━━━━━ PROVIDED MATERIAL ━━━━━

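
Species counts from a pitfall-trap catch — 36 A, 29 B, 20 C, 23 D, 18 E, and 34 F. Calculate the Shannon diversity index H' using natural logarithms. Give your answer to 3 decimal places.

Total N = 36+29+20+23+18+34 = 160, so the proportions are 0.225, 0.18125, 0.125, 0.14375, 0.1125, 0.2125 (working shown to 5 dp, full precision carried).
Each pᵢ ln pᵢ term: 0.225×(-1.49165)=-0.33562, 0.18125×(-1.70788)=-0.30955, 0.125×(-2.07944)=-0.25993, 0.14375×(-1.93968)=-0.27883, 0.1125×(-2.18480)=-0.24579, 0.2125×(-1.54881)=-0.32912.
Sum = -1.75885, so H' = 1.759.

1.759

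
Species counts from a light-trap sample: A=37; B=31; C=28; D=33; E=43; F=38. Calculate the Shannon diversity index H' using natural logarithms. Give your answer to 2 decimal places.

Total N = 37+31+28+33+43+38 = 210, so the proportions are 0.1762, 0.1476, 0.1333, 0.1571, 0.2048, 0.181 (working shown to 4 dp, full precision carried).
Each pᵢ ln pᵢ term: 0.1762×(-1.7362)=-0.3059, 0.1476×(-1.9131)=-0.2824, 0.1333×(-2.0149)=-0.2687, 0.1571×(-1.8506)=-0.2908, 0.2048×(-1.5859)=-0.3247, 0.181×(-1.7095)=-0.3093.
Sum = -1.7819, so H' = 1.78.

1.78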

━━━━━

**PROBLEM TO WORK ON:** The full set of entries should be copied out exactly as given.

**ANSWER BELOW:**
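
Species counts from a pitfall-trap catch — 36 A, 29 B, 20 C, 23 D, 18 E, and 34 F. Calculate the Shannon diversity index H' using natural logarithms. Give your answer to 3 decimal places.

Total N = 36+29+20+23+18+34 = 160, so the proportions are 0.225, 0.18125, 0.125, 0.14375, 0.1125, 0.2125 (working shown to 5 dp, full precision carried).
Each pᵢ ln pᵢ term: 0.225×(-1.49165)=-0.33562, 0.18125×(-1.70788)=-0.30955, 0.125×(-2.07944)=-0.25993, 0.14375×(-1.93968)=-0.27883, 0.1125×(-2.18480)=-0.24579, 0.2125×(-1.54881)=-0.32912.
Sum = -1.75885, so H' = 1.759.

1.759

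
Species counts from a light-trap sample: A=37; B=31; C=28; D=33; E=43; F=38. Calculate the Shannon diversity index H' using natural logarithms. Give your answer to 2 decimal places.

Total N = 37+31+28+33+43+38 = 210, so the proportions are 0.1762, 0.1476, 0.1333, 0.1571, 0.2048, 0.181 (working shown to 4 dp, full precision carried).
Each pᵢ ln pᵢ term: 0.1762×(-1.7362)=-0.3059, 0.1476×(-1.9131)=-0.2824, 0.1333×(-2.0149)=-0.2687, 0.1571×(-1.8506)=-0.2908, 0.2048×(-1.5859)=-0.3247, 0.181×(-1.7095)=-0.3093.
Sum = -1.7819, so H' = 1.78.

1.78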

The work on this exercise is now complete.